-- WHAT THE EXERCISE ASKS --
Every record shown here needs to be repeated exactly.

Source records
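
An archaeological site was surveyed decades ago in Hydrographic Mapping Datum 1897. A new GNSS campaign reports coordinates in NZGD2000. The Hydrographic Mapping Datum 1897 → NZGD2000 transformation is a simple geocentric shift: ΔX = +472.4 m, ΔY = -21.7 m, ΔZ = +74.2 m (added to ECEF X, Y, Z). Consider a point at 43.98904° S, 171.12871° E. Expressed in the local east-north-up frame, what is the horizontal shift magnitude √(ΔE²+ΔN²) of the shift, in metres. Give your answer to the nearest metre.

278 m

At φ = -43.98904°, λ = 171.12871°: sin φ = -0.694521, cos φ = 0.719473, sin λ = 0.154215, cos λ = -0.988037.
ΔE = −sin λ·ΔX + cos λ·ΔY = −(0.154215)·(472.4) + (-0.988037)·(-21.7) = -51.41 m.
ΔN = −sin φ cos λ·ΔX − sin φ sin λ·ΔY + cos φ·ΔZ = −(-0.694521)(-0.988037)(472.4) − (-0.694521)(0.154215)(-21.7) + (0.719473)(74.2) = -273.11 m.
Horizontal magnitude = √(ΔE² + ΔN²) = √((-51.41)² + (-273.11)²) = 277.90 m.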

-- EXERCISE RESPONSE --
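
An archaeological site was surveyed decades ago in Hydrographic Mapping Datum 1897. A new GNSS campaign reports coordinates in NZGD2000. The Hydrographic Mapping Datum 1897 → NZGD2000 transformation is a simple geocentric shift: ΔX = +472.4 m, ΔY = -21.7 m, ΔZ = +74.2 m (added to ECEF X, Y, Z). Consider a point at 43.98904° S, 171.12871° E. Expressed in the local east-north-up frame, what is the horizontal shift magnitude √(ΔE²+ΔN²) of the shift, in metres. Give your answer to the nearest metre.

278 m

At φ = -43.98904°, λ = 171.12871°: sin φ = -0.694521, cos φ = 0.719473, sin λ = 0.154215, cos λ = -0.988037.
ΔE = −sin λ·ΔX + cos λ·ΔY = −(0.154215)·(472.4) + (-0.988037)·(-21.7) = -51.41 m.
ΔN = −sin φ cos λ·ΔX − sin φ sin λ·ΔY + cos φ·ΔZ = −(-0.694521)(-0.988037)(472.4) − (-0.694521)(0.154215)(-21.7) + (0.719473)(74.2) = -273.11 m.
Horizontal magnitude = √(ΔE² + ΔN²) = √((-51.41)² + (-273.11)²) = 277.90 m.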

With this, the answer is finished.